**Task brief**
Which lines in the records below contain the word "dsDNA"? Copy each of them.

**Records excerpted from a collection**

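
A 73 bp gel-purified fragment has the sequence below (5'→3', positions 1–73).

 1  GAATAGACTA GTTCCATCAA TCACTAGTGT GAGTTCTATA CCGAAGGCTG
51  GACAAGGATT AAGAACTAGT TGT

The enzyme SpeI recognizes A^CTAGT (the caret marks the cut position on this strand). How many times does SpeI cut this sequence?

3

ACTAGT occurs starting at positions 7, 23, 65.
SpeI cuts at 3 sites.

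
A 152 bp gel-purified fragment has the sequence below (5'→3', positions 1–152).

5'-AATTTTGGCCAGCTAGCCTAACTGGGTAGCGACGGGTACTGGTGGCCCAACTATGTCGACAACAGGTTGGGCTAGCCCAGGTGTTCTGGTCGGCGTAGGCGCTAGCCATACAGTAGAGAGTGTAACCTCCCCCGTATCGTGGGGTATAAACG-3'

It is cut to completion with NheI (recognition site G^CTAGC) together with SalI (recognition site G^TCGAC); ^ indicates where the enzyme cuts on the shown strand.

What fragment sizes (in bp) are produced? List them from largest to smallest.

NheI sites (GCTAGC) start at positions 12, 71, 101.
NheI cuts after the first base of each site, so after positions 12, 71, 101.
The SalI site (GTCGAC) starts at position 55.
SalI cuts after the first base of each site, so after position 55.
Combined cut positions: 12, 55, 71, 101.
Linear molecule, 4 cuts → 5 fragments:
  1–12 → 12 bp
  13–55 → 43 bp
  56–71 → 16 bp
  72–101 → 30 bp
  102–152 → 51 bp
Sorted largest to smallest: 51, 43, 30, 16, 12 bp.

51, 43, 30, 16, 12 bp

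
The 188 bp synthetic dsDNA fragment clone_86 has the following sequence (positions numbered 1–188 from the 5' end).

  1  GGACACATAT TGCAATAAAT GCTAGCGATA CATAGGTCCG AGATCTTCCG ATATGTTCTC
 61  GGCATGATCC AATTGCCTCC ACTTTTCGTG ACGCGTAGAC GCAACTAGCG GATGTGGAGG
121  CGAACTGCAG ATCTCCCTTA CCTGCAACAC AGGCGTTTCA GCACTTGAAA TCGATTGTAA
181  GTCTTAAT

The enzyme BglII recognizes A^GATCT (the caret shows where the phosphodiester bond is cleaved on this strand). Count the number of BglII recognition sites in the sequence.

2

AGATCT occurs starting at positions 41, 129.
BglII cuts at 2 sites.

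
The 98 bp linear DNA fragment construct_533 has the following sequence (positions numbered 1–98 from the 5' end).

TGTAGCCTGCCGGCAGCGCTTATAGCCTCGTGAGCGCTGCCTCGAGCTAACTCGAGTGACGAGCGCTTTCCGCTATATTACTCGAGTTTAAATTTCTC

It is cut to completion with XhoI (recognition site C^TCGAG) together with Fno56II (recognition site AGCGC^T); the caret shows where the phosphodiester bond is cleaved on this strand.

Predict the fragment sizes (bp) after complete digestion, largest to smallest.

19, 18, 17, 15, 15, 10, 4 bp

XhoI sites (CTCGAG) start at positions 41, 51, 81.
XhoI cuts after the first base of each site, so after positions 41, 51, 81.
Fno56II sites (AGCGCT) start at positions 15, 33, 62.
Fno56II cuts after base 5 of each site (before the last base), so after positions 19, 37, 66.
Combined cut positions: 19, 37, 41, 51, 66, 81.
Linear molecule, 6 cuts → 7 fragments:
  1–19 → 19 bp
  20–37 → 18 bp
  38–41 → 4 bp
  42–51 → 10 bp
  52–66 → 15 bp
  67–81 → 15 bp
  82–98 → 17 bp
Sorted largest to smallest: 19, 18, 17, 15, 15, 10, 4 bp.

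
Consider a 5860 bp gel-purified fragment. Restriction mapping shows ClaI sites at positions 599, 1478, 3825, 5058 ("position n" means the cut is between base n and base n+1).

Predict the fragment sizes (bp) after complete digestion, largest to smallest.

Linear molecule, 4 cuts → 5 fragments:
  599 − 0 = 599 bp
  1478 − 599 = 879 bp
  3825 − 1478 = 2347 bp
  5058 − 3825 = 1233 bp
  5860 − 5058 = 802 bp
Sorted largest to smallest: 2347, 1233, 879, 802, 599 bp.

2347, 1233, 879, 802, 599 bp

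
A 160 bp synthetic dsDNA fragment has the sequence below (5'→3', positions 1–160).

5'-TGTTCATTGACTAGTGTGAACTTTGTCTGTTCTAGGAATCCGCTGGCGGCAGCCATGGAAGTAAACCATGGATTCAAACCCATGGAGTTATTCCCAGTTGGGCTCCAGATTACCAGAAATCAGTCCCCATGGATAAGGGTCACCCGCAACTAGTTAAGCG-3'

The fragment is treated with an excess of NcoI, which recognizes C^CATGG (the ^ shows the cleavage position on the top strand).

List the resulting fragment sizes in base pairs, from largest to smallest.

53, 47, 33, 14, 13 bp

NcoI sites (CCATGG) start at positions 53, 66, 80, 127.
NcoI cuts after the first base of each site, so after positions 53, 66, 80, 127.
Linear molecule, 4 cuts → 5 fragments:
  1–53 → 53 bp
  54–66 → 13 bp
  67–80 → 14 bp
  81–127 → 47 bp
  128–160 → 33 bp
Sorted largest to smallest: 53, 47, 33, 14, 13 bp.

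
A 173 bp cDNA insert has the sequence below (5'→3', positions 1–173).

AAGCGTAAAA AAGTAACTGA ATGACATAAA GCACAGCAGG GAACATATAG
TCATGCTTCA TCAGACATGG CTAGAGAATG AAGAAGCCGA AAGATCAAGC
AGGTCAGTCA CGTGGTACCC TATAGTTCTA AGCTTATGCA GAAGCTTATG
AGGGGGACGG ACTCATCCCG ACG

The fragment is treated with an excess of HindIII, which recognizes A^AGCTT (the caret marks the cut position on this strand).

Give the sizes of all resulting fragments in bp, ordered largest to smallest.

130, 31, 12 bp

HindIII sites (AAGCTT) start at positions 130, 142.
HindIII cuts after the first base of each site, so after positions 130, 142.
Linear molecule, 2 cuts → 3 fragments:
  1–130 → 130 bp
  131–142 → 12 bp
  143–173 → 31 bp
Sorted largest to smallest: 130, 31, 12 bp.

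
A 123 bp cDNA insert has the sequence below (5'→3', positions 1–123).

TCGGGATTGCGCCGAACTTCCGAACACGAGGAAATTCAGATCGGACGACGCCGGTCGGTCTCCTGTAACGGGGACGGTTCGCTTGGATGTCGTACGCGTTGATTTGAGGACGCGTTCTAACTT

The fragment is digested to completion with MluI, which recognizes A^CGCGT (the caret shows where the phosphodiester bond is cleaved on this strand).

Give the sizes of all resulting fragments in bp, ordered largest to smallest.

94, 16, 13 bp

MluI sites (ACGCGT) start at positions 94, 110.
MluI cuts after the first base of each site, so after positions 94, 110.
Linear molecule, 2 cuts → 3 fragments:
  1–94 → 94 bp
  95–110 → 16 bp
  111–123 → 13 bp
Sorted largest to smallest: 94, 16, 13 bp.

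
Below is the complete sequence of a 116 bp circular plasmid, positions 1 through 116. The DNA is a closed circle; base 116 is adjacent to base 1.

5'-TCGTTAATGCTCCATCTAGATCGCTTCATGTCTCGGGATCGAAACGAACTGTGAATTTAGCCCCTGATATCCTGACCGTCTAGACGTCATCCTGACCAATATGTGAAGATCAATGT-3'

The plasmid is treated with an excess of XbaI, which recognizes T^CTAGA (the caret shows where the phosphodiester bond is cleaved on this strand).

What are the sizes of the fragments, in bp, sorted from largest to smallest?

XbaI sites (TCTAGA) start at positions 15, 79.
XbaI cuts after the first base of each site, so after positions 15, 79.
Circular molecule, 2 cuts → 2 fragments:
  16–79 → 64 bp
  80–116 then 1–15 → 37 + 15 = 52 bp
Sorted largest to smallest: 64, 52 bp.

64, 52 bp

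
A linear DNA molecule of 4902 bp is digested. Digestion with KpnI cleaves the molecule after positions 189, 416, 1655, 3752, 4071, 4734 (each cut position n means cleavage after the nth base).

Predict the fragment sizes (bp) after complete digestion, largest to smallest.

Linear molecule, 6 cuts → 7 fragments:
  189 − 0 = 189 bp
  416 − 189 = 227 bp
  1655 − 416 = 1239 bp
  3752 − 1655 = 2097 bp
  4071 − 3752 = 319 bp
  4734 − 4071 = 663 bp
  4902 − 4734 = 168 bp
Sorted largest to smallest: 2097, 1239, 663, 319, 227, 189, 168 bp.

2097, 1239, 663, 319, 227, 189, 168 bp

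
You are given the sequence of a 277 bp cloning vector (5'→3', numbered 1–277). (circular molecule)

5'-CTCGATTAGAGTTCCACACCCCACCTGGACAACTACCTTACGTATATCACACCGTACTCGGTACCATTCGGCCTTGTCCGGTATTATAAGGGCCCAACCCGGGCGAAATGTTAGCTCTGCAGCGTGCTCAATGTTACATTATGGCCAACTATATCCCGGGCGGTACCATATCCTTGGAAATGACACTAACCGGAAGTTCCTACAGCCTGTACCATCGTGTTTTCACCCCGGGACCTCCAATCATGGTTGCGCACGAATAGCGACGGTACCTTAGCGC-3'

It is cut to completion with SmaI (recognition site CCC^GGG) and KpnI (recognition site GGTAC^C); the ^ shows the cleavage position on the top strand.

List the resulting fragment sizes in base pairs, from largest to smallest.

SmaI sites (CCCGGG) start at positions 98, 155, 227.
SmaI cuts after base 3 of each site, so after positions 100, 157, 229.
KpnI sites (GGTACC) start at positions 60, 162, 265.
KpnI cuts after base 5 of each site (before the last base), so after positions 64, 166, 269.
Combined cut positions: 64, 100, 157, 166, 229, 269.
Circular molecule, 6 cuts → 6 fragments:
  65–100 → 36 bp
  101–157 → 57 bp
  158–166 → 9 bp
  167–229 → 63 bp
  230–269 → 40 bp
  270–277 then 1–64 → 8 + 64 = 72 bp
Sorted largest to smallest: 72, 63, 57, 40, 36, 9 bp.

72, 63, 57, 40, 36, 9 bp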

**Output of the exercise**
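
The 188 bp synthetic dsDNA fragment clone_86 has the following sequence (positions numbered 1–188 from the 5' end).
A 160 bp synthetic dsDNA fragment has the sequence below (5'→3', positions 1–160).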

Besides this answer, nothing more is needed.